Recorded information START
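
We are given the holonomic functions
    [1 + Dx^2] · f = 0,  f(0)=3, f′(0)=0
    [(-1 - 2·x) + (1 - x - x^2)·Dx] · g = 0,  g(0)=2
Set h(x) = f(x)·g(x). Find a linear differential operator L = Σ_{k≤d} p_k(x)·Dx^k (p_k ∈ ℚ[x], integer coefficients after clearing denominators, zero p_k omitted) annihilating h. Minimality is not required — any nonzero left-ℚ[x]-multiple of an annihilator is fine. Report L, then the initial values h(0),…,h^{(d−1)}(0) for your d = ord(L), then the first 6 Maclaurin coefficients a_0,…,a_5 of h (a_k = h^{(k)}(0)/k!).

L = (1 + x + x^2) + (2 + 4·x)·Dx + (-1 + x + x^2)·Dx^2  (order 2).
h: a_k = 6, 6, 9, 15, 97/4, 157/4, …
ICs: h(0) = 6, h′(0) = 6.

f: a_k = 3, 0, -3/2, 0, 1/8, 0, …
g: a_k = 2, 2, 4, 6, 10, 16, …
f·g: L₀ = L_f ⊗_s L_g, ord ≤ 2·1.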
Recorded information END
Recorded information START
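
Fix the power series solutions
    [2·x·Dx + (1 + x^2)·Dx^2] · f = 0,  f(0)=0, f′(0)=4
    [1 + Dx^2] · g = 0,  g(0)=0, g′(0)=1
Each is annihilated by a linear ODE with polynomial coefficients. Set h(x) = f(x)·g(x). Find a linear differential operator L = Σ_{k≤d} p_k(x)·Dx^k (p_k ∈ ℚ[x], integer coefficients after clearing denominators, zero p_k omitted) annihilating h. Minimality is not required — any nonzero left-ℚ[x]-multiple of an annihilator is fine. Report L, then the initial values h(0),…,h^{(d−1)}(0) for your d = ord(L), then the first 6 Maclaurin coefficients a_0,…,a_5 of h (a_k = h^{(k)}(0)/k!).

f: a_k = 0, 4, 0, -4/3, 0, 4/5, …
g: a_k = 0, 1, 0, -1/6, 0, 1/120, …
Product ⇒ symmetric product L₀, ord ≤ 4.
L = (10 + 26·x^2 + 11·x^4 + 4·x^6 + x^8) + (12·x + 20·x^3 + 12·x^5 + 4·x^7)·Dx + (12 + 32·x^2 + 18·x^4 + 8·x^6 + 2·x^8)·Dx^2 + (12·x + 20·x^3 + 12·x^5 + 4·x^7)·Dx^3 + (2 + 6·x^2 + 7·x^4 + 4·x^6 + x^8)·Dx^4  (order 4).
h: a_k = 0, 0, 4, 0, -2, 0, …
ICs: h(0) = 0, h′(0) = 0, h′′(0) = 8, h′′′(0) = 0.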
Recorded information END
### Exercise details
Return a word-for-word copy of the lines above from the one holding "We are given the holonomic functions" through the one holding "[(-1 - 2·x) + (1 - x", with both of them included and nothing besides.

### Exercise result
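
We are given the holonomic functions
    [1 + Dx^2] · f = 0,  f(0)=3, f′(0)=0
    [(-1 - 2·x) + (1 - x - x^2)·Dx] · g = 0,  g(0)=2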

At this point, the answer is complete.